++++ Material provided

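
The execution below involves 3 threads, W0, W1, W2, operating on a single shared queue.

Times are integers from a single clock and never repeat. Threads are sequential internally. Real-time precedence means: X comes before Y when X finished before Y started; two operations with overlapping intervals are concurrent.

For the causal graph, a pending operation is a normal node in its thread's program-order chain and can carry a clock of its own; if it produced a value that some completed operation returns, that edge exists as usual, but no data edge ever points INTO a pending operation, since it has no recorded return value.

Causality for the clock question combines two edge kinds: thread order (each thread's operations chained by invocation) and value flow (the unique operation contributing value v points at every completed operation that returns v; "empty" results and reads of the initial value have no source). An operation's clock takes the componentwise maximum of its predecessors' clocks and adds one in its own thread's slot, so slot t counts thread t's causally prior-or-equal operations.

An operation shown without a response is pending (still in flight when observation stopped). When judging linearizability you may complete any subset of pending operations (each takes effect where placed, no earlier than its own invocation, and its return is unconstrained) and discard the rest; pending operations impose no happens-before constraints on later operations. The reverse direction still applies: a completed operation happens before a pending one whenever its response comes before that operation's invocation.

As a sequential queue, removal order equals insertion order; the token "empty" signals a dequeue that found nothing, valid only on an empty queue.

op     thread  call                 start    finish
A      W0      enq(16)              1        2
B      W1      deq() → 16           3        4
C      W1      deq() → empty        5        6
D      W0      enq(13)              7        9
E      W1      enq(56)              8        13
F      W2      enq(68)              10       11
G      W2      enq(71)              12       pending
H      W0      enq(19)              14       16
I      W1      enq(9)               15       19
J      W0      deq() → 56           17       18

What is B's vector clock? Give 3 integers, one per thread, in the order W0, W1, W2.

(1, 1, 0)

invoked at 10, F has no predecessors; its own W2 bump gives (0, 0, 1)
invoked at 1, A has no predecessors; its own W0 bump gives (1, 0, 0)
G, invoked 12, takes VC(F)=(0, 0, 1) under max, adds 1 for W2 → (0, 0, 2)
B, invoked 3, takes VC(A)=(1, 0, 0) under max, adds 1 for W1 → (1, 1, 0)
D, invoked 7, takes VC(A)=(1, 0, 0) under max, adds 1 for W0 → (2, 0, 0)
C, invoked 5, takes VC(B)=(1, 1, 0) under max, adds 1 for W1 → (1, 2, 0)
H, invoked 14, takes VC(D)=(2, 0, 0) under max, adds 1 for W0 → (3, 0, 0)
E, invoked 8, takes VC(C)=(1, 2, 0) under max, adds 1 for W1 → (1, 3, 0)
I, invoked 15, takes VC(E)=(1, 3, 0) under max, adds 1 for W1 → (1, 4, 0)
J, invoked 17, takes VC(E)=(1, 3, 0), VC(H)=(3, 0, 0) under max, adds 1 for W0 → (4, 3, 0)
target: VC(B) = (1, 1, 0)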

++++++++

§ **About this exercise**: Output every entry exactly as it appears.

§ **Solution for this task**:
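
The execution below involves 3 threads, W0, W1, W2, operating on a single shared queue.

Times are integers from a single clock and never repeat. Threads are sequential internally. Real-time precedence means: X comes before Y when X finished before Y started; two operations with overlapping intervals are concurrent.

For the causal graph, a pending operation is a normal node in its thread's program-order chain and can carry a clock of its own; if it produced a value that some completed operation returns, that edge exists as usual, but no data edge ever points INTO a pending operation, since it has no recorded return value.

Causality for the clock question combines two edge kinds: thread order (each thread's operations chained by invocation) and value flow (the unique operation contributing value v points at every completed operation that returns v; "empty" results and reads of the initial value have no source). An operation's clock takes the componentwise maximum of its predecessors' clocks and adds one in its own thread's slot, so slot t counts thread t's causally prior-or-equal operations.

An operation shown without a response is pending (still in flight when observation stopped). When judging linearizability you may complete any subset of pending operations (each takes effect where placed, no earlier than its own invocation, and its return is unconstrained) and discard the rest; pending operations impose no happens-before constraints on later operations. The reverse direction still applies: a completed operation happens before a pending one whenever its response comes before that operation's invocation.

As a sequential queue, removal order equals insertion order; the token "empty" signals a dequeue that found nothing, valid only on an empty queue.

op     thread  call                 start    finish
A      W0      enq(16)              1        2
B      W1      deq() → 16           3        4
C      W1      deq() → empty        5        6
D      W0      enq(13)              7        9
E      W1      enq(56)              8        13
F      W2      enq(68)              10       11
G      W2      enq(71)              12       pending
H      W0      enq(19)              14       16
I      W1      enq(9)               15       19
J      W0      deq() → 56           17       18

What is B's vector clock? Give 3 integers, one per thread, in the order W0, W1, W2.

(1, 1, 0)

invoked at 10, F has no predecessors; its own W2 bump gives (0, 0, 1)
invoked at 1, A has no predecessors; its own W0 bump gives (1, 0, 0)
G, invoked 12, takes VC(F)=(0, 0, 1) under max, adds 1 for W2 → (0, 0, 2)
B, invoked 3, takes VC(A)=(1, 0, 0) under max, adds 1 for W1 → (1, 1, 0)
D, invoked 7, takes VC(A)=(1, 0, 0) under max, adds 1 for W0 → (2, 0, 0)
C, invoked 5, takes VC(B)=(1, 1, 0) under max, adds 1 for W1 → (1, 2, 0)
H, invoked 14, takes VC(D)=(2, 0, 0) under max, adds 1 for W0 → (3, 0, 0)
E, invoked 8, takes VC(C)=(1, 2, 0) under max, adds 1 for W1 → (1, 3, 0)
I, invoked 15, takes VC(E)=(1, 3, 0) under max, adds 1 for W1 → (1, 4, 0)
J, invoked 17, takes VC(E)=(1, 3, 0), VC(H)=(3, 0, 0) under max, adds 1 for W0 → (4, 3, 0)
target: VC(B) = (1, 1, 0)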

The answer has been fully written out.